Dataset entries
====================

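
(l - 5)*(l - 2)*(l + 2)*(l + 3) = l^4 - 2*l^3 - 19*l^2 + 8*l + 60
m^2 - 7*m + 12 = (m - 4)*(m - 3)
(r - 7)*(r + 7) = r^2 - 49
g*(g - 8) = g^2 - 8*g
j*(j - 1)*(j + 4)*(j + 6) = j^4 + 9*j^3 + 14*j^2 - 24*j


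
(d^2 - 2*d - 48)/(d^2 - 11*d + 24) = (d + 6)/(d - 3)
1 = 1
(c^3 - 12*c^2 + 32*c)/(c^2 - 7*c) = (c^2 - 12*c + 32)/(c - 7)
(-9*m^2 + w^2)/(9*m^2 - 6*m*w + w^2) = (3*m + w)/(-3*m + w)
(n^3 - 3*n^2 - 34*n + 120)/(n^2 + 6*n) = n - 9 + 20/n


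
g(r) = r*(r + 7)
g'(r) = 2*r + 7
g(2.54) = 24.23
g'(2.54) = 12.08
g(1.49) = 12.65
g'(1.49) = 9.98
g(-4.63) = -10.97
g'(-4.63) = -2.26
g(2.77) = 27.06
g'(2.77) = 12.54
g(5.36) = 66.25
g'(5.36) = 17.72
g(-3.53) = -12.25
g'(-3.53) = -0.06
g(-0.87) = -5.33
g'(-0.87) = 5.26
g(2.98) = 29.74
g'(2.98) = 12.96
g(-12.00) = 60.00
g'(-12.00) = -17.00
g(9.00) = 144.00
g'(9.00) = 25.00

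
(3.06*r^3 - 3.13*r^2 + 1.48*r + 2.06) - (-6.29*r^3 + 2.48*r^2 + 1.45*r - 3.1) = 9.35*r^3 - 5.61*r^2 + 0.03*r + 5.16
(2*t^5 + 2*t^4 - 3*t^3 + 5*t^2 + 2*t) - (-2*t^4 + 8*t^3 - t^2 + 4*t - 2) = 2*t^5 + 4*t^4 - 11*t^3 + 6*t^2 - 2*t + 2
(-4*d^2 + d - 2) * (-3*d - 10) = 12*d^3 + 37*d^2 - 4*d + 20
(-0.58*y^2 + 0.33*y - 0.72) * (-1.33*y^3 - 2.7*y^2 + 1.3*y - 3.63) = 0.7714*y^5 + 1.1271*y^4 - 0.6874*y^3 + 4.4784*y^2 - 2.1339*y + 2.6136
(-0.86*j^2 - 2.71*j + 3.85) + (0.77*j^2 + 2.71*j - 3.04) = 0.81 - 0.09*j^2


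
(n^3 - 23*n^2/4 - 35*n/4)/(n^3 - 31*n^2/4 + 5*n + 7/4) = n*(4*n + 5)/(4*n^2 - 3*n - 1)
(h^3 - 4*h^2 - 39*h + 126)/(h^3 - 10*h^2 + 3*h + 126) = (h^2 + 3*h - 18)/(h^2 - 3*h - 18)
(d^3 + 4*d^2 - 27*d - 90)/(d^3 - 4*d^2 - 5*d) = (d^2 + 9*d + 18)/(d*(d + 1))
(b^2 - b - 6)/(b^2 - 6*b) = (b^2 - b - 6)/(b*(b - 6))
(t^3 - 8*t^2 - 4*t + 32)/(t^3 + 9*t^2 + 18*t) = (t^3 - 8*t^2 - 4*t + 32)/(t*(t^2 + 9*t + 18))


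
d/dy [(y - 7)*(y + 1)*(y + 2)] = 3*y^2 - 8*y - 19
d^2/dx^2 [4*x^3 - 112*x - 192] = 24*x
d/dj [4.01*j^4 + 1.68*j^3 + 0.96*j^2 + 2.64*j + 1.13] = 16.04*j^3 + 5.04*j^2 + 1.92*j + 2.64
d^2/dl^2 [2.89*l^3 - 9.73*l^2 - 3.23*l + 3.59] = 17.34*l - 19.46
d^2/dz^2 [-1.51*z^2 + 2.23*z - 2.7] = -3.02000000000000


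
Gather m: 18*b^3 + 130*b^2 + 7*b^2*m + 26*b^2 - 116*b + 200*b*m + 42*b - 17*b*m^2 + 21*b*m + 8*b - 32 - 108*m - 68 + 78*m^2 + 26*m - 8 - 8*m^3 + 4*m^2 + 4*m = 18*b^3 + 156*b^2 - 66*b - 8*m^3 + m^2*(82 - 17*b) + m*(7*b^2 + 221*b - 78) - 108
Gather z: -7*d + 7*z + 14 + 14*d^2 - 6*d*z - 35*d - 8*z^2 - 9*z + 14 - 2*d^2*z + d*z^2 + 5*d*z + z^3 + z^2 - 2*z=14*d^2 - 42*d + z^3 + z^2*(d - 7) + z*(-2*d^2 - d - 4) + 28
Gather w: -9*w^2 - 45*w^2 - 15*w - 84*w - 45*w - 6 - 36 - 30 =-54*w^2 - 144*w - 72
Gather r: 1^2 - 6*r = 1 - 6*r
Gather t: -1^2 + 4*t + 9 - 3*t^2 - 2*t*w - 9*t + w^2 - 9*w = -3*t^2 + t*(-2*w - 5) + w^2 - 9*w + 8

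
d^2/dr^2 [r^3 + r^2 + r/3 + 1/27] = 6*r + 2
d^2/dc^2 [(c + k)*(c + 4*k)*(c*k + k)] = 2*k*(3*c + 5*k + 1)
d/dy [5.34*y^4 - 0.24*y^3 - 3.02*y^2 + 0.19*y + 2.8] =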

====================

◆ EXERCISE BRIEF: Above are the records; repeat exactly the lines from the one holding "g(9.00) = 144.00" down to the one holding "(h^3 - 4*h^2", end lines included.

◆ RESULT FOR THIS TASK:
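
g(9.00) = 144.00
g'(9.00) = 25.00

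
(3.06*r^3 - 3.13*r^2 + 1.48*r + 2.06) - (-6.29*r^3 + 2.48*r^2 + 1.45*r - 3.1) = 9.35*r^3 - 5.61*r^2 + 0.03*r + 5.16
(2*t^5 + 2*t^4 - 3*t^3 + 5*t^2 + 2*t) - (-2*t^4 + 8*t^3 - t^2 + 4*t - 2) = 2*t^5 + 4*t^4 - 11*t^3 + 6*t^2 - 2*t + 2
(-4*d^2 + d - 2) * (-3*d - 10) = 12*d^3 + 37*d^2 - 4*d + 20
(-0.58*y^2 + 0.33*y - 0.72) * (-1.33*y^3 - 2.7*y^2 + 1.3*y - 3.63) = 0.7714*y^5 + 1.1271*y^4 - 0.6874*y^3 + 4.4784*y^2 - 2.1339*y + 2.6136
(-0.86*j^2 - 2.71*j + 3.85) + (0.77*j^2 + 2.71*j - 3.04) = 0.81 - 0.09*j^2


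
(n^3 - 23*n^2/4 - 35*n/4)/(n^3 - 31*n^2/4 + 5*n + 7/4) = n*(4*n + 5)/(4*n^2 - 3*n - 1)
(h^3 - 4*h^2 - 39*h + 126)/(h^3 - 10*h^2 + 3*h + 126) = (h^2 + 3*h - 18)/(h^2 - 3*h - 18)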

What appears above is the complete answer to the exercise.